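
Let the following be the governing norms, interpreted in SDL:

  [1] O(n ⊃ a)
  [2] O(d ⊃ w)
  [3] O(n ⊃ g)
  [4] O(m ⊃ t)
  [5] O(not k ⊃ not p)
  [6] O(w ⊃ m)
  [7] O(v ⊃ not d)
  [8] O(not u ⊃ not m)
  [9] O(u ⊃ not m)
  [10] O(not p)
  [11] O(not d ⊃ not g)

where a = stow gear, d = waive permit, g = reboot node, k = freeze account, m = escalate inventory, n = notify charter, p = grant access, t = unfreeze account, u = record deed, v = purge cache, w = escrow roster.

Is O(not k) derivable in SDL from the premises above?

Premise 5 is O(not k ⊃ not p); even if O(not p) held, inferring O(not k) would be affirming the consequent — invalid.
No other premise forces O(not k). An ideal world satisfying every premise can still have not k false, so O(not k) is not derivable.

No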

----------

### What the task asks
Could you write out the material above exactly as it appears?

### Written solution
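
Let the following be the governing norms, interpreted in SDL:

  [1] O(n ⊃ a)
  [2] O(d ⊃ w)
  [3] O(n ⊃ g)
  [4] O(m ⊃ t)
  [5] O(not k ⊃ not p)
  [6] O(w ⊃ m)
  [7] O(v ⊃ not d)
  [8] O(not u ⊃ not m)
  [9] O(u ⊃ not m)
  [10] O(not p)
  [11] O(not d ⊃ not g)

where a = stow gear, d = waive permit, g = reboot node, k = freeze account, m = escalate inventory, n = notify charter, p = grant access, t = unfreeze account, u = record deed, v = purge cache, w = escrow roster.

Is O(not k) derivable in SDL from the premises above?

Premise 5 is O(not k ⊃ not p); even if O(not p) held, inferring O(not k) would be affirming the consequent — invalid.
No other premise forces O(not k). An ideal world satisfying every premise can still have not k false, so O(not k) is not derivable.

No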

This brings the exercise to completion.